When the line containing "0 to compute a_2, a_3, a_4, a_5." appears in the data below, begin copying there and stop only after the line containing "x^2 y'' - (9x/4) y' + (x + 9/4) y = 0".

Supplied records: Begin

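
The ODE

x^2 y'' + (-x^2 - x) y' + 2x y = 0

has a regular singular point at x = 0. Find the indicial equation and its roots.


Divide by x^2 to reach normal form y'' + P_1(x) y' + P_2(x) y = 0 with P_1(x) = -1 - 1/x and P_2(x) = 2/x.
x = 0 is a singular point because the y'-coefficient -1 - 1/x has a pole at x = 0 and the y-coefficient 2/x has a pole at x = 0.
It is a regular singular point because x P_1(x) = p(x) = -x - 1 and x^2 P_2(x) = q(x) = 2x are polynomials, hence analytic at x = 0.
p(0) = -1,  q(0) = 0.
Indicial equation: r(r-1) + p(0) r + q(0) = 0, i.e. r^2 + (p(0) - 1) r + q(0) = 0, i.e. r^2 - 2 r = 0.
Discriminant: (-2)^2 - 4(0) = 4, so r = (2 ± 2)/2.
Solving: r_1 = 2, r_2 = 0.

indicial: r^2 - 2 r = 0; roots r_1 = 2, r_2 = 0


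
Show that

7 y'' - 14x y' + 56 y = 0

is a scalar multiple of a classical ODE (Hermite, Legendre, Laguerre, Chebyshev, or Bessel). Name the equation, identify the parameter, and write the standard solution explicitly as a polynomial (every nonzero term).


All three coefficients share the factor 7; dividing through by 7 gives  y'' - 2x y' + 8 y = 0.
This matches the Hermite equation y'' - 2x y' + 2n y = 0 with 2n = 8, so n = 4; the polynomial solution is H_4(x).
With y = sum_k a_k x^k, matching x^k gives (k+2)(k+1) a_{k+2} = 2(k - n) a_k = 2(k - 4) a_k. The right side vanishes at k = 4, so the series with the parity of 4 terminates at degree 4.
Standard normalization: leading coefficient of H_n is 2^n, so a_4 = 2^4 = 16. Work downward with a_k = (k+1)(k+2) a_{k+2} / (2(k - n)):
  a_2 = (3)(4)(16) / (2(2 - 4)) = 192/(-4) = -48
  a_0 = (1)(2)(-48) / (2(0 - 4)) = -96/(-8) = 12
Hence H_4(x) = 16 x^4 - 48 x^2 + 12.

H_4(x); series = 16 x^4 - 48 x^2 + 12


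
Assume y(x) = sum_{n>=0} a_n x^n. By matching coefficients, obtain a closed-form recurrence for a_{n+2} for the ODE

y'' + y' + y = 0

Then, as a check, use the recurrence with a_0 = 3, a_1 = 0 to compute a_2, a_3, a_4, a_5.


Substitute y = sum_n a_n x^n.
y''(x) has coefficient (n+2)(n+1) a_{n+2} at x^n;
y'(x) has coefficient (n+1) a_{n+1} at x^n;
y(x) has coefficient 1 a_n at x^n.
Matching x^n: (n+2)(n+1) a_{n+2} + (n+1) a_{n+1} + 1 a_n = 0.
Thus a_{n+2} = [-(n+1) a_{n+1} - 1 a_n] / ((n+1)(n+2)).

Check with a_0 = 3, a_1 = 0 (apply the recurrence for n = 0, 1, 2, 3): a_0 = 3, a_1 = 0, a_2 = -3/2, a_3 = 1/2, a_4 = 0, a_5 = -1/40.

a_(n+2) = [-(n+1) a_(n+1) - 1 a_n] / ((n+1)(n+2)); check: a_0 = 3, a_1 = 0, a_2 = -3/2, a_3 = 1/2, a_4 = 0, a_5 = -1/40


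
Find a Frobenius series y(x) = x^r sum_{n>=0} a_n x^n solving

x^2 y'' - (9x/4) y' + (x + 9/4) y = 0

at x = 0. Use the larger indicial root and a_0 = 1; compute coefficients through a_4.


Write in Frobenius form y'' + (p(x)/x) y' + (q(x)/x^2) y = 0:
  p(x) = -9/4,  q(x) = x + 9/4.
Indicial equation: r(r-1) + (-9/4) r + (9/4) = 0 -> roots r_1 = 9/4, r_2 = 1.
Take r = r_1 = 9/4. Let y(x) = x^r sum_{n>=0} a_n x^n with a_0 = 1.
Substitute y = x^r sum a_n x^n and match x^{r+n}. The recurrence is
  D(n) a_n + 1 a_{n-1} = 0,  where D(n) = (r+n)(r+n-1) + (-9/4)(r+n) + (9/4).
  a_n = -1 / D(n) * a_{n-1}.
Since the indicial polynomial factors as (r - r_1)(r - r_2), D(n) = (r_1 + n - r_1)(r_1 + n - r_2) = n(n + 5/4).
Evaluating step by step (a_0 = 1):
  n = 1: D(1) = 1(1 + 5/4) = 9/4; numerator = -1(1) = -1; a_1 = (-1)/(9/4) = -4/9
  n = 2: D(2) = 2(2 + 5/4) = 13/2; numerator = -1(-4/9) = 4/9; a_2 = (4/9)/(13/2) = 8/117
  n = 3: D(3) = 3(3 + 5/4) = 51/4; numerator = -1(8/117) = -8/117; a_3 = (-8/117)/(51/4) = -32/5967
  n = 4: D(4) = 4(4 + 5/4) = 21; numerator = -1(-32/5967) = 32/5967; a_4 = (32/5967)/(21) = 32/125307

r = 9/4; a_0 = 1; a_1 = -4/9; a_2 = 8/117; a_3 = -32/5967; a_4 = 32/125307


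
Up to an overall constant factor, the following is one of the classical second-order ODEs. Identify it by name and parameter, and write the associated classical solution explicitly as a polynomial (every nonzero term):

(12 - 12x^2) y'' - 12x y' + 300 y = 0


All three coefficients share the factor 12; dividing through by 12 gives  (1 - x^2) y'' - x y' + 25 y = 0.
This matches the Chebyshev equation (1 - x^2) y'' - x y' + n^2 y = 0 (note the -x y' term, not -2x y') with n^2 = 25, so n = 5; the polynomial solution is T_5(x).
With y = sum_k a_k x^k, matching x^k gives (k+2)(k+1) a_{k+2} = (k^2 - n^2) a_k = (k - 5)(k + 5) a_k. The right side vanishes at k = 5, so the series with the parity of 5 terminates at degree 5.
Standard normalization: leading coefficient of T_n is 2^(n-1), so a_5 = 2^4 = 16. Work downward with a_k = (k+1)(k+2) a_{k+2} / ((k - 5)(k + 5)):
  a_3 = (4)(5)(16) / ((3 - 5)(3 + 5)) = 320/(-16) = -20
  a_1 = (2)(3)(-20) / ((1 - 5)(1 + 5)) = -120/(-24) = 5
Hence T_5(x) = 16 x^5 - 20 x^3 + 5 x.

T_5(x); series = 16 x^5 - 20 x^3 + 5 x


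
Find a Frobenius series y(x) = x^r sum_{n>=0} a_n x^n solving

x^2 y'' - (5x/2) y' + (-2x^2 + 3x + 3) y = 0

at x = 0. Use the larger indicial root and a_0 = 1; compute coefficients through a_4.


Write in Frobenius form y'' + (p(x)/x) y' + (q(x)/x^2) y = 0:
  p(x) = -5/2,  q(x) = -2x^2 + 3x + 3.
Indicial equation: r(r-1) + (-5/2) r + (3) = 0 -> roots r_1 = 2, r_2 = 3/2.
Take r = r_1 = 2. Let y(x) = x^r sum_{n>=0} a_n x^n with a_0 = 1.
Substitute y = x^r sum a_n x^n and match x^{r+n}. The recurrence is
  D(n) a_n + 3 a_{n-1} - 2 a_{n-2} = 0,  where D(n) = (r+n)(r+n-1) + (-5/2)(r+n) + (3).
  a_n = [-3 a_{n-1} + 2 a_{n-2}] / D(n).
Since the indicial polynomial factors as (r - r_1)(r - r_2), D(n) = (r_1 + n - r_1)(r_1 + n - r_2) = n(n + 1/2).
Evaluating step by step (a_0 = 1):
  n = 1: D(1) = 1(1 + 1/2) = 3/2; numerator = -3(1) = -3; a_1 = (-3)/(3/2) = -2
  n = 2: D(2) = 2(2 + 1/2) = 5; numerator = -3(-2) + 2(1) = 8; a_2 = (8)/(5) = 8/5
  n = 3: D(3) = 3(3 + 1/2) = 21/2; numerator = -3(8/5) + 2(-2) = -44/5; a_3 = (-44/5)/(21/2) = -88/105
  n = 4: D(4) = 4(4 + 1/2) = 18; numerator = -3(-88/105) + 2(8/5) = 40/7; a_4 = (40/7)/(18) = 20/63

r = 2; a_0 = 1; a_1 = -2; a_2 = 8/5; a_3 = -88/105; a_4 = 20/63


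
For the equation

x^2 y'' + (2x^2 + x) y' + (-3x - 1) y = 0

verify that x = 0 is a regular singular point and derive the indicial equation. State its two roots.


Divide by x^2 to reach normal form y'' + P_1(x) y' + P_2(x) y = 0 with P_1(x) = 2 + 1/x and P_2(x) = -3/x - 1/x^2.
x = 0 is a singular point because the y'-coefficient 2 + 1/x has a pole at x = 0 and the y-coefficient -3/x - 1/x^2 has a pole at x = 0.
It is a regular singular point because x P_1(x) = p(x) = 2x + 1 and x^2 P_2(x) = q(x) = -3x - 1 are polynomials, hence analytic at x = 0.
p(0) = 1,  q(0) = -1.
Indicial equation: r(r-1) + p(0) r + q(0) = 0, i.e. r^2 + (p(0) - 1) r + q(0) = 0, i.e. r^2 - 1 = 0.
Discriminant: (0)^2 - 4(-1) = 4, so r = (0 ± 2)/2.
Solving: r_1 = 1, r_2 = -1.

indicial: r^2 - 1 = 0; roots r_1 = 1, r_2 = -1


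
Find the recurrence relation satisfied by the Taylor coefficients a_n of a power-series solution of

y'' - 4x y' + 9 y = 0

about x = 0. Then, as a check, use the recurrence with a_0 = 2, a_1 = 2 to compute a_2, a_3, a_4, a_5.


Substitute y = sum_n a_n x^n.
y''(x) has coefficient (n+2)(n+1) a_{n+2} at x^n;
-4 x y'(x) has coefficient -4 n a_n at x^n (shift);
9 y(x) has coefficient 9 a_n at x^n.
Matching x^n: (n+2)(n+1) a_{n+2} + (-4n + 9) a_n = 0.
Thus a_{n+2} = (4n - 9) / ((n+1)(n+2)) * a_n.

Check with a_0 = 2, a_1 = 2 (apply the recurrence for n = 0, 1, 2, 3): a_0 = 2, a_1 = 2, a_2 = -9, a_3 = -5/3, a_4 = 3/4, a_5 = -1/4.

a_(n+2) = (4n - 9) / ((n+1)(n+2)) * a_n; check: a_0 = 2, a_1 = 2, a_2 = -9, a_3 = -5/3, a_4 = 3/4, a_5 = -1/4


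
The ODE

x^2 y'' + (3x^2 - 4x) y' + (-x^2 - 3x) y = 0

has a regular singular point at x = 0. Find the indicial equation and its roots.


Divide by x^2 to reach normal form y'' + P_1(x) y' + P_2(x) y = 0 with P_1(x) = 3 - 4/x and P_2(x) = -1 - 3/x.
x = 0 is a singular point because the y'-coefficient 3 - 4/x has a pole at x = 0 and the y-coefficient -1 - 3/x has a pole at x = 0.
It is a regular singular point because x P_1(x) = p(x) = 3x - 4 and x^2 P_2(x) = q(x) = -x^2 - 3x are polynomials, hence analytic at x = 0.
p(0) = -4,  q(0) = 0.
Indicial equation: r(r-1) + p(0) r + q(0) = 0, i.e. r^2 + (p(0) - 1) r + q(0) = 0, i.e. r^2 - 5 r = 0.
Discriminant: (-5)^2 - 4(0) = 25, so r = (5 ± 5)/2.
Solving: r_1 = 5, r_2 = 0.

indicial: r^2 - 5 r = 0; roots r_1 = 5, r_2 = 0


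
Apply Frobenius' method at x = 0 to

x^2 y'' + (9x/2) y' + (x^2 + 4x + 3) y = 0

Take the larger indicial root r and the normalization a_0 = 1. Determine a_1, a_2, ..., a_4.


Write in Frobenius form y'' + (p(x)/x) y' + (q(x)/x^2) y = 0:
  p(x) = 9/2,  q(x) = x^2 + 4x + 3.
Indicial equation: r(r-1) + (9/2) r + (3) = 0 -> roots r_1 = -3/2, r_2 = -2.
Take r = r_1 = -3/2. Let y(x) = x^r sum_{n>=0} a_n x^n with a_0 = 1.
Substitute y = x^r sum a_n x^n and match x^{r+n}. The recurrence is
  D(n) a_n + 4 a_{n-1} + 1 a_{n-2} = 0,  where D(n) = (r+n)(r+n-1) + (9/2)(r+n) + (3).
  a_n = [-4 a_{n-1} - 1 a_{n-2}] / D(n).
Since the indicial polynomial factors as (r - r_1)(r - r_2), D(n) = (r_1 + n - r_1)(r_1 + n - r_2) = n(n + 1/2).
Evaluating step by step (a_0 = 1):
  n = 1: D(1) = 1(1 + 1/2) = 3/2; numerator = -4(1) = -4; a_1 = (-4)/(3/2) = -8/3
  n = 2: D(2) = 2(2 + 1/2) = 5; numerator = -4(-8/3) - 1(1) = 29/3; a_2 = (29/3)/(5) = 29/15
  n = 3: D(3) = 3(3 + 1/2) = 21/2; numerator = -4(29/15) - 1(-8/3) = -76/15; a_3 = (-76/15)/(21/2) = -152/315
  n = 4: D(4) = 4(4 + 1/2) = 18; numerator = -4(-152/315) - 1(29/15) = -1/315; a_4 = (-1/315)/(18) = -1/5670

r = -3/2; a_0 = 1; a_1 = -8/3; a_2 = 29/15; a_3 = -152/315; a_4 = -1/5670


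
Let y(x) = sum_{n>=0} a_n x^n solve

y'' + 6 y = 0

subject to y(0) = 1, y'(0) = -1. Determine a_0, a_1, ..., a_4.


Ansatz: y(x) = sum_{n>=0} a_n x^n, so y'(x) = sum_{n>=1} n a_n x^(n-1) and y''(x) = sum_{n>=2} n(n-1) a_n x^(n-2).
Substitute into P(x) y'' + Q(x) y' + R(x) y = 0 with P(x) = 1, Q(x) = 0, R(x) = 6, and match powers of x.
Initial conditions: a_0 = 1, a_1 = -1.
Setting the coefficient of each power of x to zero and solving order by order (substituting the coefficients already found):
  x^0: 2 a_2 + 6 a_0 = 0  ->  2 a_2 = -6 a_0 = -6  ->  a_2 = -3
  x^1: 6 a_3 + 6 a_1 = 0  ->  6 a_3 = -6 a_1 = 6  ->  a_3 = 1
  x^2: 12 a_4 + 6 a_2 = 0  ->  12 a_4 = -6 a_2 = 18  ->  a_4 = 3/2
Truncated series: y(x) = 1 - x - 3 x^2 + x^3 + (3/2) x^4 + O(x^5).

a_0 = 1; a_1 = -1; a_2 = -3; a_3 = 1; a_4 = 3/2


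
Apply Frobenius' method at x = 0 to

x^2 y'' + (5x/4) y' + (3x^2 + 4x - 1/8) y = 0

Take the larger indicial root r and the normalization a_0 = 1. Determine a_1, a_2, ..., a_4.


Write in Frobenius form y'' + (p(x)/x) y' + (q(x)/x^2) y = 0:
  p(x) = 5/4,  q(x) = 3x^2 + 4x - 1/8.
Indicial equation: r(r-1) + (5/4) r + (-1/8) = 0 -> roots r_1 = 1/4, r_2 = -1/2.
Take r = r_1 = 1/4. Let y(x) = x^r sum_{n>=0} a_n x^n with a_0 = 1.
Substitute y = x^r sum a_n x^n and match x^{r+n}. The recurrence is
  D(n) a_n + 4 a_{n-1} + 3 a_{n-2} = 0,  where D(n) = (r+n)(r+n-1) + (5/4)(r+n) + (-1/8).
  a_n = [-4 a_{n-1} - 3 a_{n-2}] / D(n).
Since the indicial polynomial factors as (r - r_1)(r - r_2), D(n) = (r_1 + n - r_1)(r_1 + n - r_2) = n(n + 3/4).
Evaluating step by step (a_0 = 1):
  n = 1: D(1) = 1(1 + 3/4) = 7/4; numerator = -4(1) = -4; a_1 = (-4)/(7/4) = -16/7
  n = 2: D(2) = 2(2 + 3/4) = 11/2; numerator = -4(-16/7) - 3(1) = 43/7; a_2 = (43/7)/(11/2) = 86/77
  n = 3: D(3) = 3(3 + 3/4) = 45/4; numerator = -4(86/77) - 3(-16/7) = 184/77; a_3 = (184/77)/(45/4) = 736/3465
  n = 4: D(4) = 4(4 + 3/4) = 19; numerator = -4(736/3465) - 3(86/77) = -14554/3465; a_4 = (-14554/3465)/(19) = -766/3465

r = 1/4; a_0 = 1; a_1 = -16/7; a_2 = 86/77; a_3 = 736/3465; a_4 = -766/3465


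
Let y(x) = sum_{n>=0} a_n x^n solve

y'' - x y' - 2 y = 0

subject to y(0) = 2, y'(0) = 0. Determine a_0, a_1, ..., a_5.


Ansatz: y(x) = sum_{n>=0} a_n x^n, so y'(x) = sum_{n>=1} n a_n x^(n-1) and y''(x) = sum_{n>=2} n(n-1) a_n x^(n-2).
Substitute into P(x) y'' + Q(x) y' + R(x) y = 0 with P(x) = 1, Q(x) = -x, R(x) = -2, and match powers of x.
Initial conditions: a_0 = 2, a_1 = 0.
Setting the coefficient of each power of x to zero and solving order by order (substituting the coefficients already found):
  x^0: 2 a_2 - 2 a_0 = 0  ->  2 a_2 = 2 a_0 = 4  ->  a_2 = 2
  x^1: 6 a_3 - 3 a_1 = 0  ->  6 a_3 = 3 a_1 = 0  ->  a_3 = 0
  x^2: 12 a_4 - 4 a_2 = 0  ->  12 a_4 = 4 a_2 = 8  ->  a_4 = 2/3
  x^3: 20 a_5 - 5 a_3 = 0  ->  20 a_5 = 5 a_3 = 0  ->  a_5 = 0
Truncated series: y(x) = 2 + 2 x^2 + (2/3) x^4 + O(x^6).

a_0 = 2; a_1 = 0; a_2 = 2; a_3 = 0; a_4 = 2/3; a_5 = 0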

Supplied records: End

> Output of the exercise:
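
Then, as a check, use the recurrence with a_0 = 3, a_1 = 0 to compute a_2, a_3, a_4, a_5.


Substitute y = sum_n a_n x^n.
y''(x) has coefficient (n+2)(n+1) a_{n+2} at x^n;
y'(x) has coefficient (n+1) a_{n+1} at x^n;
y(x) has coefficient 1 a_n at x^n.
Matching x^n: (n+2)(n+1) a_{n+2} + (n+1) a_{n+1} + 1 a_n = 0.
Thus a_{n+2} = [-(n+1) a_{n+1} - 1 a_n] / ((n+1)(n+2)).

Check with a_0 = 3, a_1 = 0 (apply the recurrence for n = 0, 1, 2, 3): a_0 = 3, a_1 = 0, a_2 = -3/2, a_3 = 1/2, a_4 = 0, a_5 = -1/40.

a_(n+2) = [-(n+1) a_(n+1) - 1 a_n] / ((n+1)(n+2)); check: a_0 = 3, a_1 = 0, a_2 = -3/2, a_3 = 1/2, a_4 = 0, a_5 = -1/40


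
Find a Frobenius series y(x) = x^r sum_{n>=0} a_n x^n solving

x^2 y'' - (9x/4) y' + (x + 9/4) y = 0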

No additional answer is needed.